[Stored items from a collection]
◇ ◇ ◇ ◇

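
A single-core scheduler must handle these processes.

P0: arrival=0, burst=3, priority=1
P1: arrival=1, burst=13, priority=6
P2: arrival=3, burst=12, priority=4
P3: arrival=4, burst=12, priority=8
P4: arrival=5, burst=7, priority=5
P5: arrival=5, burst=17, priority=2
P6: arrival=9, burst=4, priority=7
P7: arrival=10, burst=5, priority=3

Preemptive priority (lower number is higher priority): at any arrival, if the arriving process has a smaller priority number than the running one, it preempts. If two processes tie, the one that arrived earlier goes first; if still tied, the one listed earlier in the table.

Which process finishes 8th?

P3

Timeline: | P0 0-3 | P2 3-5 | P5 5-22 | P7 22-27 | P2 27-37 | P4 37-44 | P1 44-57 | P6 57-61 | P3 61-73 |
Completion: P0=3  P1=57  P2=37  P3=73  P4=44  P5=22  P6=61  P7=27
Finish order: P0 → P5 → P7 → P2 → P4 → P1 → P6 → P3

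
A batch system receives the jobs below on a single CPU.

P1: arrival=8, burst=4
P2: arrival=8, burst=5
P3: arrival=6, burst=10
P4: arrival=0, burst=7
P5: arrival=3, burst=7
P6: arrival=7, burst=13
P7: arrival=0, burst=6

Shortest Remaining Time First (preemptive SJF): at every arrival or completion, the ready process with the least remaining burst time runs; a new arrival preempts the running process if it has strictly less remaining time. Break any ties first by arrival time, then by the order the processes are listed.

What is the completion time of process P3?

39

Schedule: | P7 0-6 | P4 6-8 | P1 8-12 | P4 12-17 | P2 17-22 | P5 22-29 | P3 29-39 | P6 39-52 |
Completion: P1=12  P2=22  P3=39  P4=17  P5=29  P6=52  P7=6
Turnaround (C−A): P1=4  P2=14  P3=33  P4=17  P5=26  P6=45  P7=6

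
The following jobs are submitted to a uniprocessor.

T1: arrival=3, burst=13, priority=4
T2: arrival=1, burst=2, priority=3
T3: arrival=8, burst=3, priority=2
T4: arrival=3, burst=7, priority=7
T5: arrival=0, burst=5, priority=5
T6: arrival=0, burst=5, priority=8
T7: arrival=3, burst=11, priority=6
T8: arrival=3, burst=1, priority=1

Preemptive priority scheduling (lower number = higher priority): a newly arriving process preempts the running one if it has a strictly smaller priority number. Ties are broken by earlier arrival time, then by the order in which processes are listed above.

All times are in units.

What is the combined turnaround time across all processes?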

◇ ◇ ◇ ◇

## WORK INSTRUCTION
The full set of records above must be retyped exactly.

## WRITTEN REPLY
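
A single-core scheduler must handle these processes.

P0: arrival=0, burst=3, priority=1
P1: arrival=1, burst=13, priority=6
P2: arrival=3, burst=12, priority=4
P3: arrival=4, burst=12, priority=8
P4: arrival=5, burst=7, priority=5
P5: arrival=5, burst=17, priority=2
P6: arrival=9, burst=4, priority=7
P7: arrival=10, burst=5, priority=3

Preemptive priority (lower number is higher priority): at any arrival, if the arriving process has a smaller priority number than the running one, it preempts. If two processes tie, the one that arrived earlier goes first; if still tied, the one listed earlier in the table.

Which process finishes 8th?

P3

Timeline: | P0 0-3 | P2 3-5 | P5 5-22 | P7 22-27 | P2 27-37 | P4 37-44 | P1 44-57 | P6 57-61 | P3 61-73 |
Completion: P0=3  P1=57  P2=37  P3=73  P4=44  P5=22  P6=61  P7=27
Finish order: P0 → P5 → P7 → P2 → P4 → P1 → P6 → P3

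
A batch system receives the jobs below on a single CPU.

P1: arrival=8, burst=4
P2: arrival=8, burst=5
P3: arrival=6, burst=10
P4: arrival=0, burst=7
P5: arrival=3, burst=7
P6: arrival=7, burst=13
P7: arrival=0, burst=6

Shortest Remaining Time First (preemptive SJF): at every arrival or completion, the ready process with the least remaining burst time runs; a new arrival preempts the running process if it has strictly less remaining time. Break any ties first by arrival time, then by the order the processes are listed.

What is the completion time of process P3?

39

Schedule: | P7 0-6 | P4 6-8 | P1 8-12 | P4 12-17 | P2 17-22 | P5 22-29 | P3 29-39 | P6 39-52 |
Completion: P1=12  P2=22  P3=39  P4=17  P5=29  P6=52  P7=6
Turnaround (C−A): P1=4  P2=14  P3=33  P4=17  P5=26  P6=45  P7=6

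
The following jobs are submitted to a uniprocessor.

T1: arrival=3, burst=13, priority=4
T2: arrival=1, burst=2, priority=3
T3: arrival=8, burst=3, priority=2
T4: arrival=3, burst=7, priority=7
T5: arrival=0, burst=5, priority=5
T6: arrival=0, burst=5, priority=8
T7: arrival=3, burst=11, priority=6
T8: arrival=3, burst=1, priority=1

Preemptive priority scheduling (lower number = higher priority): a newly arriving process preempts the running one if it has a strictly smaller priority number. Ties are broken by earlier arrival time, then by the order in which processes are listed above.

All times are in units.

What is the combined turnaround time across all processes?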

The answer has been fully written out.